-- Working data follows --
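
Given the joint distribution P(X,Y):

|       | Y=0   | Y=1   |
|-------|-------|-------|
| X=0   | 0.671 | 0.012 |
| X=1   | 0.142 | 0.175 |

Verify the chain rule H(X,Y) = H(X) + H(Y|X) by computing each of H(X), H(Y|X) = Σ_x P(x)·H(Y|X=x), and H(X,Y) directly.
H(X) = 0.9011 bits, H(Y|X) = 0.4016 bits, H(X,Y) = 1.3027 bits

Marginal of X (row sums):
  P(X=0) = 0.671 + 0.012 = 0.683
  P(X=1) = 0.142 + 0.175 = 0.317
H(X) = -[0.683·log₂(0.683) + 0.317·log₂(0.317)]
  = 0.37568 + 0.52541 = 0.9011 bits

H(Y|X) = Σ_x P(x)·H(Y|X=x):
  X=0: P(X=0) = 0.683, P(Y|X=0) = (671/683, 12/683) → H(Y|X=0) = 0.12757
  X=1: P(X=1) = 0.317, P(Y|X=1) = (142/317, 175/317) → H(Y|X=1) = 0.99217
H(Y|X) = 0.683·0.12757 + 0.317·0.99217 = 0.4016 bits

H(X,Y) = -Σ_{x,y} P(x,y) log₂ P(x,y). Per-cell terms -P(x,y)·log₂P(x,y):
  X=0: 0.38624, 0.07657
  X=1: 0.39988, 0.44005
Sum of the 4 terms: H(X,Y) = 1.3027 bits

Chain rule check:
  H(X) + H(Y|X) = 0.9011 + 0.4016 = 1.3027 bits
  H(X,Y) = 1.3027 bits
✓ Chain rule verified.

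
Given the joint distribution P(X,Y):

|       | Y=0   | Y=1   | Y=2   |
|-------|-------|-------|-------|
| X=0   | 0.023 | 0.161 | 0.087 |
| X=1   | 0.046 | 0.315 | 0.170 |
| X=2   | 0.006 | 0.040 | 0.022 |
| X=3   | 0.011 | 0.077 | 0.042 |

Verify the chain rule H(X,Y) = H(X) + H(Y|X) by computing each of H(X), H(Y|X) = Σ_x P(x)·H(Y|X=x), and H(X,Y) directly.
H(X) = 1.6418 bits, H(Y|X) = 1.2777 bits, H(X,Y) = 2.9194 bits

Marginal of X (row sums):
  P(X=0) = 0.023 + 0.161 + 0.087 = 0.271
  P(X=1) = 0.046 + 0.315 + 0.170 = 0.531
  P(X=2) = 0.006 + 0.040 + 0.022 = 0.068
  P(X=3) = 0.011 + 0.077 + 0.042 = 0.130
H(X) = -[0.271·log₂(0.271) + 0.531·log₂(0.531) + 0.068·log₂(0.068) + 0.130·log₂(0.130)]
  = 0.51047 + 0.48492 + 0.26373 + 0.38264 = 1.6418 bits

H(Y|X) = Σ_x P(x)·H(Y|X=x):
  X=0: P(X=0) = 0.271, P(Y|X=0) = (23/271, 161/271, 87/271) → H(Y|X=0) = 1.27456
  X=1: P(X=1) = 0.531, P(Y|X=1) = (46/531, 35/59, 170/531) → H(Y|X=1) = 1.27869
  X=2: P(X=2) = 0.068, P(Y|X=2) = (3/34, 10/17, 11/34) → H(Y|X=2) = 1.28607
  X=3: P(X=3) = 0.130, P(Y|X=3) = (11/130, 77/130, 21/65) → H(Y|X=3) = 1.27565
H(Y|X) = 0.271·1.27456 + 0.531·1.27869 + 0.068·1.28607 + 0.130·1.27565 = 1.2777 bits

H(X,Y) = -Σ_{x,y} P(x,y) log₂ P(x,y). Per-cell terms -P(x,y)·log₂P(x,y):
  X=0: 0.12517, 0.42421, 0.30649
  X=1: 0.20434, 0.52497, 0.43459
  X=2: 0.04428, 0.18575, 0.12114
  X=3: 0.07157, 0.28482, 0.19209
Sum of the 12 terms: H(X,Y) = 2.9194 bits

Chain rule check:
  H(X) + H(Y|X) = 1.6418 + 1.2777 = 2.9195 bits
  H(X,Y) = 2.9194 bits
✓ Chain rule verified (Δ = 0.0001 is 4-dp rounding noise: each of the three values was rounded independently).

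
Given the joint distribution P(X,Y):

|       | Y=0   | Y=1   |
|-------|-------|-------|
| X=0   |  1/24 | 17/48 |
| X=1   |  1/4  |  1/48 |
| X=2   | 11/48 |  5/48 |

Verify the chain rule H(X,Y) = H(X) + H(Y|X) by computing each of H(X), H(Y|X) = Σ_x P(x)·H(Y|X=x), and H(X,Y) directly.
H(X) = 1.5680 bits, H(Y|X) = 0.5968 bits, H(X,Y) = 2.1648 bits

Marginal of X (row sums):
  P(X=0) = 1/24 + 17/48 = 19/48
  P(X=1) = 1/4 + 1/48 = 13/48
  P(X=2) = 11/48 + 5/48 = 1/3
H(X) = -[(19/48)·log₂(19/48) + (13/48)·log₂(13/48) + (1/3)·log₂(1/3)]
  = 0.529243 + 0.510392 + 0.528321 = 1.5680 bits

H(Y|X) = Σ_x P(x)·H(Y|X=x):
  X=0: P(X=0) = 19/48, P(Y|X=0) = (2/19, 17/19) → H(Y|X=0) = 0.485461
  X=1: P(X=1) = 13/48, P(Y|X=1) = (12/13, 1/13) → H(Y|X=1) = 0.391244
  X=2: P(X=2) = 1/3, P(Y|X=2) = (11/16, 5/16) → H(Y|X=2) = 0.896038
H(Y|X) = (19/48)·0.485461 + (13/48)·0.391244 + (1/3)·0.896038 = 0.5968 bits

H(X,Y) = -Σ_{x,y} P(x,y) log₂ P(x,y). Per-cell terms -P(x,y)·log₂P(x,y):
  X=0: 0.191040, 0.530364
  X=1: 0.500000, 0.116353
  X=2: 0.487101, 0.339899
Sum of the 6 terms: H(X,Y) = 2.1648 bits

Chain rule check:
  H(X) + H(Y|X) = 1.5680 + 0.5968 = 2.1648 bits
  H(X,Y) = 2.1648 bits
✓ Chain rule verified.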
-- Working data concluded --
### Task prompt
Give back exactly the lines of the listing above, starting with its first line and ending with the line that holds "0.142 | 0.175 |".

### Exercise output
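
Given the joint distribution P(X,Y):

|       | Y=0   | Y=1   |
|-------|-------|-------|
| X=0   | 0.671 | 0.012 |
| X=1   | 0.142 | 0.175 |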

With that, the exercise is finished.